SUPPLIED DATA

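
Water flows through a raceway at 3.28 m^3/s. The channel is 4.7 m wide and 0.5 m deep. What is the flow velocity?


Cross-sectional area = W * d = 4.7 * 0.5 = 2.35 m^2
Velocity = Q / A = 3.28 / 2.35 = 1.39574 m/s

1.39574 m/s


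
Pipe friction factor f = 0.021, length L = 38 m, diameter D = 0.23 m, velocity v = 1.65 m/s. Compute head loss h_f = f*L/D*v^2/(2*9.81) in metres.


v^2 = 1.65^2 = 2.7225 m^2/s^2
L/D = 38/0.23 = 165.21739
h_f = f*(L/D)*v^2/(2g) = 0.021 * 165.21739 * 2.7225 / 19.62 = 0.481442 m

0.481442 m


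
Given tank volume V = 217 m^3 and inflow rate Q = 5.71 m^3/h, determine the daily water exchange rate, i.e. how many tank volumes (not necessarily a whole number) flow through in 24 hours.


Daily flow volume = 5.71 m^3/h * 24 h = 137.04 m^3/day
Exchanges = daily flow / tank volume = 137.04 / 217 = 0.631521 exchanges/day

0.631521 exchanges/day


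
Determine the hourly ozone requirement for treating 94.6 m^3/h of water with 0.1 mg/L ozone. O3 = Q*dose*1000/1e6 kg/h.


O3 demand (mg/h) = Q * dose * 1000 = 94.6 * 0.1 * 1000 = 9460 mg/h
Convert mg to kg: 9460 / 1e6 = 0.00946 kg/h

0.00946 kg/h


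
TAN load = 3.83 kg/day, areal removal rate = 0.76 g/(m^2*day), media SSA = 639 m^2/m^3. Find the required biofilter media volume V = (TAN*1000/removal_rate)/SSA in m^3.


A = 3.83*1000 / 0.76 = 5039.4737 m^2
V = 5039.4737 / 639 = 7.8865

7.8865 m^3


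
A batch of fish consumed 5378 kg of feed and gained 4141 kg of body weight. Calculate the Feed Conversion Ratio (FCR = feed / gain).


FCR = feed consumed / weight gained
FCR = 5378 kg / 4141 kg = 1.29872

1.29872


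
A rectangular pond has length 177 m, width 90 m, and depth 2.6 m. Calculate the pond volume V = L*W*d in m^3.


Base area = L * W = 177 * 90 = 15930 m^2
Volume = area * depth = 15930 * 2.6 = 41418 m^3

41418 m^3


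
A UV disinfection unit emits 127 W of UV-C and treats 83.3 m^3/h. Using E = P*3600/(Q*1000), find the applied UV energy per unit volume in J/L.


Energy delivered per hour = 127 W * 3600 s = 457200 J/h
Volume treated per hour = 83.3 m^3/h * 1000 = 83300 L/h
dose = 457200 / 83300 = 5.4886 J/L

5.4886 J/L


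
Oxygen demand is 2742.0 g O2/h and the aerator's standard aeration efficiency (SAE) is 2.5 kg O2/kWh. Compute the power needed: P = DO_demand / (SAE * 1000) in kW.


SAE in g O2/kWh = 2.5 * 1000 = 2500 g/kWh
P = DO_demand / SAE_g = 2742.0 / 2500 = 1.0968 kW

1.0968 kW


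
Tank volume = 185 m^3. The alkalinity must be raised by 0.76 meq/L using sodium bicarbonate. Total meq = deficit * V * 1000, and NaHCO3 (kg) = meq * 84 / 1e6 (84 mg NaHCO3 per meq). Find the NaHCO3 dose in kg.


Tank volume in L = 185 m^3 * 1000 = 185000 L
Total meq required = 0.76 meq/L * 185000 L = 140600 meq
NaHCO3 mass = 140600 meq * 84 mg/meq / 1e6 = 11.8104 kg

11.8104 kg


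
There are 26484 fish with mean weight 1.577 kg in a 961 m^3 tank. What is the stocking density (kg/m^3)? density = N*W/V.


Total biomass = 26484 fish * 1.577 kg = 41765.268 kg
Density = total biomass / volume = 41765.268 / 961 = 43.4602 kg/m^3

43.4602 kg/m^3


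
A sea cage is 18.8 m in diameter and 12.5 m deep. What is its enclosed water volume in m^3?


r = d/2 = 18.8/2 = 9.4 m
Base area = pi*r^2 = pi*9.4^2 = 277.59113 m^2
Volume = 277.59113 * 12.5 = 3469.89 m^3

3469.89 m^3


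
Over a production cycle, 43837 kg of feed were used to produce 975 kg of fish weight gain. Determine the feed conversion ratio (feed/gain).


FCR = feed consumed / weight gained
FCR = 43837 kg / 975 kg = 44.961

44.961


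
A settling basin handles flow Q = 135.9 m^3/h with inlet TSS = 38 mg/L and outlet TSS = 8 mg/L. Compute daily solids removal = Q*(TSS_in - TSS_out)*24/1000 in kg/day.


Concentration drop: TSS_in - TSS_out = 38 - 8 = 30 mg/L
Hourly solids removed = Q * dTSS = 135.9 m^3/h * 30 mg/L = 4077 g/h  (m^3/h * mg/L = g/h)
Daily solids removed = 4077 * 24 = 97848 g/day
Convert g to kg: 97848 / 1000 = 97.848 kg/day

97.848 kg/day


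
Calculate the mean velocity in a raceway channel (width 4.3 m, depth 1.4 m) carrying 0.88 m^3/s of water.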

WHAT YOU HAVE TO DO
Go through the listing and print each line exactly as it appears.

YOUR RESPONSE
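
Water flows through a raceway at 3.28 m^3/s. The channel is 4.7 m wide and 0.5 m deep. What is the flow velocity?


Cross-sectional area = W * d = 4.7 * 0.5 = 2.35 m^2
Velocity = Q / A = 3.28 / 2.35 = 1.39574 m/s

1.39574 m/s


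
Pipe friction factor f = 0.021, length L = 38 m, diameter D = 0.23 m, velocity v = 1.65 m/s. Compute head loss h_f = f*L/D*v^2/(2*9.81) in metres.


v^2 = 1.65^2 = 2.7225 m^2/s^2
L/D = 38/0.23 = 165.21739
h_f = f*(L/D)*v^2/(2g) = 0.021 * 165.21739 * 2.7225 / 19.62 = 0.481442 m

0.481442 m


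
Given tank volume V = 217 m^3 and inflow rate Q = 5.71 m^3/h, determine the daily water exchange rate, i.e. how many tank volumes (not necessarily a whole number) flow through in 24 hours.


Daily flow volume = 5.71 m^3/h * 24 h = 137.04 m^3/day
Exchanges = daily flow / tank volume = 137.04 / 217 = 0.631521 exchanges/day

0.631521 exchanges/day


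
Determine the hourly ozone requirement for treating 94.6 m^3/h of water with 0.1 mg/L ozone. O3 = Q*dose*1000/1e6 kg/h.


O3 demand (mg/h) = Q * dose * 1000 = 94.6 * 0.1 * 1000 = 9460 mg/h
Convert mg to kg: 9460 / 1e6 = 0.00946 kg/h

0.00946 kg/h


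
TAN load = 3.83 kg/day, areal removal rate = 0.76 g/(m^2*day), media SSA = 639 m^2/m^3. Find the required biofilter media volume V = (TAN*1000/removal_rate)/SSA in m^3.


A = 3.83*1000 / 0.76 = 5039.4737 m^2
V = 5039.4737 / 639 = 7.8865

7.8865 m^3


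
A batch of fish consumed 5378 kg of feed and gained 4141 kg of body weight. Calculate the Feed Conversion Ratio (FCR = feed / gain).


FCR = feed consumed / weight gained
FCR = 5378 kg / 4141 kg = 1.29872

1.29872


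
A rectangular pond has length 177 m, width 90 m, and depth 2.6 m. Calculate the pond volume V = L*W*d in m^3.


Base area = L * W = 177 * 90 = 15930 m^2
Volume = area * depth = 15930 * 2.6 = 41418 m^3

41418 m^3


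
A UV disinfection unit emits 127 W of UV-C and treats 83.3 m^3/h. Using E = P*3600/(Q*1000), find the applied UV energy per unit volume in J/L.


Energy delivered per hour = 127 W * 3600 s = 457200 J/h
Volume treated per hour = 83.3 m^3/h * 1000 = 83300 L/h
dose = 457200 / 83300 = 5.4886 J/L

5.4886 J/L


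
Oxygen demand is 2742.0 g O2/h and the aerator's standard aeration efficiency (SAE) is 2.5 kg O2/kWh. Compute the power needed: P = DO_demand / (SAE * 1000) in kW.


SAE in g O2/kWh = 2.5 * 1000 = 2500 g/kWh
P = DO_demand / SAE_g = 2742.0 / 2500 = 1.0968 kW

1.0968 kW


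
Tank volume = 185 m^3. The alkalinity must be raised by 0.76 meq/L using sodium bicarbonate. Total meq = deficit * V * 1000, and NaHCO3 (kg) = meq * 84 / 1e6 (84 mg NaHCO3 per meq). Find the NaHCO3 dose in kg.


Tank volume in L = 185 m^3 * 1000 = 185000 L
Total meq required = 0.76 meq/L * 185000 L = 140600 meq
NaHCO3 mass = 140600 meq * 84 mg/meq / 1e6 = 11.8104 kg

11.8104 kg


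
There are 26484 fish with mean weight 1.577 kg in a 961 m^3 tank. What is the stocking density (kg/m^3)? density = N*W/V.


Total biomass = 26484 fish * 1.577 kg = 41765.268 kg
Density = total biomass / volume = 41765.268 / 961 = 43.4602 kg/m^3

43.4602 kg/m^3


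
A sea cage is 18.8 m in diameter and 12.5 m deep. What is its enclosed water volume in m^3?


r = d/2 = 18.8/2 = 9.4 m
Base area = pi*r^2 = pi*9.4^2 = 277.59113 m^2
Volume = 277.59113 * 12.5 = 3469.89 m^3

3469.89 m^3


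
Over a production cycle, 43837 kg of feed were used to produce 975 kg of fish weight gain. Determine the feed conversion ratio (feed/gain).


FCR = feed consumed / weight gained
FCR = 43837 kg / 975 kg = 44.961

44.961


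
A settling basin handles flow Q = 135.9 m^3/h with inlet TSS = 38 mg/L and outlet TSS = 8 mg/L. Compute daily solids removal = Q*(TSS_in - TSS_out)*24/1000 in kg/day.


Concentration drop: TSS_in - TSS_out = 38 - 8 = 30 mg/L
Hourly solids removed = Q * dTSS = 135.9 m^3/h * 30 mg/L = 4077 g/h  (m^3/h * mg/L = g/h)
Daily solids removed = 4077 * 24 = 97848 g/day
Convert g to kg: 97848 / 1000 = 97.848 kg/day

97.848 kg/day


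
Calculate the mean velocity in a raceway channel (width 4.3 m, depth 1.4 m) carrying 0.88 m^3/s of water.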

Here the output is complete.